**THE RECORDS**.
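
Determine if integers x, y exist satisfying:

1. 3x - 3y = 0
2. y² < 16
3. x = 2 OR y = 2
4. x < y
No

A contradictory subset is {3x - 3y = 0, x < y}. No integer assignment can satisfy these jointly:

  - 3x - 3y = 0: is a linear equation tying the variables together
  - x < y: bounds one variable relative to another variable

From the equation, x − y = 0, i.e. y − x = 0; but y > x requires y − x ≥ 1. Contradiction.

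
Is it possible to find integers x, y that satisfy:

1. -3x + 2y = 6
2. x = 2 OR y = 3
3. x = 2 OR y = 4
Yes

Take x = 2, y = 6. Substituting into each constraint:
  (1) -3(2) + 2(6) = 6 ✓
  (2) x = 2, target 2 ✓ (first branch holds)
  (3) x = 2, target 2 ✓ (first branch holds)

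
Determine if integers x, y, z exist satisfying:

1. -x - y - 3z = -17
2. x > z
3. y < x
Yes

Take x = 6, y = 5, z = 2. Substituting into each constraint:
  (1) (-6) + (-5) - 3(2) = -17 ✓
  (2) 6 > 2 ✓
  (3) 5 < 6 ✓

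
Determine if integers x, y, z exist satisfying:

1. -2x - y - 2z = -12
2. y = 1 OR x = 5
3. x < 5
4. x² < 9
No

A contradictory subset is {-2x - y - 2z = -12, y = 1 OR x = 5, x < 5}. No integer assignment can satisfy these jointly:

  - -2x - y - 2z = -12: is a linear equation tying the variables together
  - y = 1 OR x = 5: forces a choice: either y = 1 or x = 5
  - x < 5: bounds one variable relative to a constant

Split on the disjunction (y = 1 OR x = 5):
  • If y = 1: with y = 1, every remaining term of the linear equation is divisible by 2, so the left side is ≡ 0 (mod 2); but the right side -11 ≡ 1 (mod 2). No integers can satisfy it.
  • If x = 5: this contradicts the bound x ≤ 4.
Both branches are infeasible, so the system has no integer solution.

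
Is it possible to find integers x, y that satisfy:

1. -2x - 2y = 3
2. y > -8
No

Even the single constraint (-2x - 2y = 3) is infeasible over the integers.

  - -2x - 2y = 3: every term on the left is divisible by 2, so the LHS ≡ 0 (mod 2), but the RHS 3 is not — no integer solution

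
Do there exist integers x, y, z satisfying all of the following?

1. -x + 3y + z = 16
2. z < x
Yes

Take x = 0, y = 6, z = -2. Substituting into each constraint:
  (1) 0 + 3(6) + (-2) = 16 ✓
  (2) -2 < 0 ✓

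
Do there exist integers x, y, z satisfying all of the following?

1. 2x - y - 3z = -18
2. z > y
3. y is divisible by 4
Yes

Take x = -6, y = 0, z = 2. Substituting into each constraint:
  (1) 2(-6) + 0 - 3(2) = -18 ✓
  (2) 2 > 0 ✓
  (3) 0 = 4 × 0, remainder 0 ✓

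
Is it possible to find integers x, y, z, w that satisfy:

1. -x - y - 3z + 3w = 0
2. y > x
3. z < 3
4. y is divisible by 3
Yes

Take x = -3, y = 0, z = 0, w = -1. Substituting into each constraint:
  (1) 3 + 0 - 3(0) + 3(-1) = 0 ✓
  (2) 0 > -3 ✓
  (3) 0 < 3 ✓
  (4) 0 = 3 × 0, remainder 0 ✓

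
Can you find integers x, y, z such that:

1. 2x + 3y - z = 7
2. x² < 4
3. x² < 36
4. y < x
Yes

Take x = 0, y = -1, z = -10. Substituting into each constraint:
  (1) 2(0) + 3(-1) + 10 = 7 ✓
  (2) x² = (0)² = 0, and 0 < 4 ✓
  (3) x² = (0)² = 0, and 0 < 36 ✓
  (4) -1 < 0 ✓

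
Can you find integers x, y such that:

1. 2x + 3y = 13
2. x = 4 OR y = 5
Yes

Take x = -1, y = 5. Substituting into each constraint:
  (1) 2(-1) + 3(5) = 13 ✓
  (2) y = 5, target 5 ✓ (second branch holds)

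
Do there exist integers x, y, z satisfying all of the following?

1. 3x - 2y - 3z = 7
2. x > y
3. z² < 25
Yes

Take x = 2, y = 1, z = -1. Substituting into each constraint:
  (1) 3(2) - 2(1) - 3(-1) = 7 ✓
  (2) 2 > 1 ✓
  (3) z² = (-1)² = 1, and 1 < 25 ✓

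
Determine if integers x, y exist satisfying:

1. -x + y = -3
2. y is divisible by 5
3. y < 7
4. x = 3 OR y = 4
Yes

Take x = 3, y = 0. Substituting into each constraint:
  (1) (-3) + 0 = -3 ✓
  (2) 0 = 5 × 0, remainder 0 ✓
  (3) 0 < 7 ✓
  (4) x = 3, target 3 ✓ (first branch holds)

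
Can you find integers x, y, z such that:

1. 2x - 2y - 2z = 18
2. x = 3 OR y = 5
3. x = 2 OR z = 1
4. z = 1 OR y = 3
Yes

Take x = 3, y = -7, z = 1. Substituting into each constraint:
  (1) 2(3) - 2(-7) - 2(1) = 18 ✓
  (2) x = 3, target 3 ✓ (first branch holds)
  (3) z = 1, target 1 ✓ (second branch holds)
  (4) z = 1, target 1 ✓ (first branch holds)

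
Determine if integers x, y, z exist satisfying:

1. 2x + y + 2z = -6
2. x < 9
Yes

Take x = -3, y = 0, z = 0. Substituting into each constraint:
  (1) 2(-3) + 0 + 2(0) = -6 ✓
  (2) -3 < 9 ✓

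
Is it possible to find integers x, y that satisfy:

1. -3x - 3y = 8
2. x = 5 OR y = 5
No

Even the single constraint (-3x - 3y = 8) is infeasible over the integers.

  - -3x - 3y = 8: every term on the left is divisible by 3, so the LHS ≡ 0 (mod 3), but the RHS 8 is not — no integer solution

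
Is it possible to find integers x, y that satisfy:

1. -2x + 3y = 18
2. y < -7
Yes

Take x = -21, y = -8. Substituting into each constraint:
  (1) -2(-21) + 3(-8) = 18 ✓
  (2) -8 < -7 ✓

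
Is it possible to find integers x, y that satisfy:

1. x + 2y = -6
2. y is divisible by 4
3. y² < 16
Yes

Take x = -6, y = 0. Substituting into each constraint:
  (1) (-6) + 2(0) = -6 ✓
  (2) 0 = 4 × 0, remainder 0 ✓
  (3) y² = (0)² = 0, and 0 < 16 ✓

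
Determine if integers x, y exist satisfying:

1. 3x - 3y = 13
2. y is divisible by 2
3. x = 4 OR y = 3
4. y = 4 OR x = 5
No

Even the single constraint (3x - 3y = 13) is infeasible over the integers.

  - 3x - 3y = 13: every term on the left is divisible by 3, so the LHS ≡ 0 (mod 3), but the RHS 13 is not — no integer solution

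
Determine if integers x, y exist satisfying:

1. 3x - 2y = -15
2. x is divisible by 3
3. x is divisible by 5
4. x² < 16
No

The full constraint system is jointly infeasible over the integers. Each constraint and what it forces:

  - 3x - 2y = -15: is a linear equation tying the variables together
  - x is divisible by 3: restricts x to multiples of 3
  - x is divisible by 5: restricts x to multiples of 5
  - x² < 16: restricts x to |x| ≤ 3

The bounds confine x to {0} with 5 | x. For each value, substitute into the equation:
  • x = 0: the equation gives -2y = -15, so y would not be an integer.
Every case fails, so no integer solution exists.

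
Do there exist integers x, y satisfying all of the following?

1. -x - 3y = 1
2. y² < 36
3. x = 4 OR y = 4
Yes

Take x = -13, y = 4. Substituting into each constraint:
  (1) 13 - 3(4) = 1 ✓
  (2) y² = (4)² = 16, and 16 < 36 ✓
  (3) y = 4, target 4 ✓ (second branch holds)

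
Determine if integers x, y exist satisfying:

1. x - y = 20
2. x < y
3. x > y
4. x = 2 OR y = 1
No

A contradictory subset is {x - y = 20, x < y}. No integer assignment can satisfy these jointly:

  - x - y = 20: is a linear equation tying the variables together
  - x < y: bounds one variable relative to another variable

From the equation, x − y = 20, i.e. y − x = -20; but y > x requires y − x ≥ 1. Contradiction.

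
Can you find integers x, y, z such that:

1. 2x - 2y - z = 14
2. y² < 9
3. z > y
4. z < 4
Yes

Take x = 9, y = 1, z = 2. Substituting into each constraint:
  (1) 2(9) - 2(1) + (-2) = 14 ✓
  (2) y² = (1)² = 1, and 1 < 9 ✓
  (3) 2 > 1 ✓
  (4) 2 < 4 ✓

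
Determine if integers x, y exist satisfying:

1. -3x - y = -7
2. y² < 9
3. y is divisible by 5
No

The full constraint system is jointly infeasible over the integers. Each constraint and what it forces:

  - -3x - y = -7: is a linear equation tying the variables together
  - y² < 9: restricts y to |y| ≤ 2
  - y is divisible by 5: restricts y to multiples of 5

The bounds confine y to {0} with 5 | y. For each value, substitute into the equation:
  • y = 0: the equation gives -3x = -7, so x would not be an integer.
Every case fails, so no integer solution exists.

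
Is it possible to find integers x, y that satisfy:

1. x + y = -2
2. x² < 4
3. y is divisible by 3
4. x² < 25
Yes

Take x = 1, y = -3. Substituting into each constraint:
  (1) 1 + (-3) = -2 ✓
  (2) x² = (1)² = 1, and 1 < 4 ✓
  (3) -3 = 3 × -1, remainder 0 ✓
  (4) x² = (1)² = 1, and 1 < 25 ✓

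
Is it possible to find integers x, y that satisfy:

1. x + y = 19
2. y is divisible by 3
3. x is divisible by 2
Yes

Take x = -2, y = 21. Substituting into each constraint:
  (1) (-2) + 21 = 19 ✓
  (2) 21 = 3 × 7, remainder 0 ✓
  (3) -2 = 2 × -1, remainder 0 ✓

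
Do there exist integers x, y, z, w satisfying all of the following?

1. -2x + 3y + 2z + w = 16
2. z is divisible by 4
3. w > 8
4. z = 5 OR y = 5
Yes

Take x = 12, y = 5, z = 8, w = 9. Substituting into each constraint:
  (1) -2(12) + 3(5) + 2(8) + 9 = 16 ✓
  (2) 8 = 4 × 2, remainder 0 ✓
  (3) 9 > 8 ✓
  (4) y = 5, target 5 ✓ (second branch holds)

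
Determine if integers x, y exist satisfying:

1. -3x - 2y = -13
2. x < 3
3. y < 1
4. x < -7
No

A contradictory subset is {-3x - 2y = -13, y < 1, x < -7}. No integer assignment can satisfy these jointly:

  - -3x - 2y = -13: is a linear equation tying the variables together
  - y < 1: bounds one variable relative to a constant
  - x < -7: bounds one variable relative to a constant

Range argument: with x ∈ [−∞, -8], y ∈ [−∞, 0], the left side of the equation is at least 24, but the right side is -13 < 24. No integer solution exists.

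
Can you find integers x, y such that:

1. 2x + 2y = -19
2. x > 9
No

Even the single constraint (2x + 2y = -19) is infeasible over the integers.

  - 2x + 2y = -19: every term on the left is divisible by 2, so the LHS ≡ 0 (mod 2), but the RHS -19 is not — no integer solution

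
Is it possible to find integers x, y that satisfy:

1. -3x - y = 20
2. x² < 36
Yes

Take x = 0, y = -20. Substituting into each constraint:
  (1) -3(0) + 20 = 20 ✓
  (2) x² = (0)² = 0, and 0 < 36 ✓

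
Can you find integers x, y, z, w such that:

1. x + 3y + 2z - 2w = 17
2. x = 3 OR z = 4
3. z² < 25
Yes

Take x = 3, y = 4, z = 3, w = 2. Substituting into each constraint:
  (1) 3 + 3(4) + 2(3) - 2(2) = 17 ✓
  (2) x = 3, target 3 ✓ (first branch holds)
  (3) z² = (3)² = 9, and 9 < 25 ✓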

**INSTRUCTIONS FOR THE TASK**.
Repeat only the lines above, from the first line of the entries through the line that contains "3. x = 2 OR y = 2", including both ends.

**RESULT OF THE TASK**.
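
Determine if integers x, y exist satisfying:

1. 3x - 3y = 0
2. y² < 16
3. x = 2 OR y = 2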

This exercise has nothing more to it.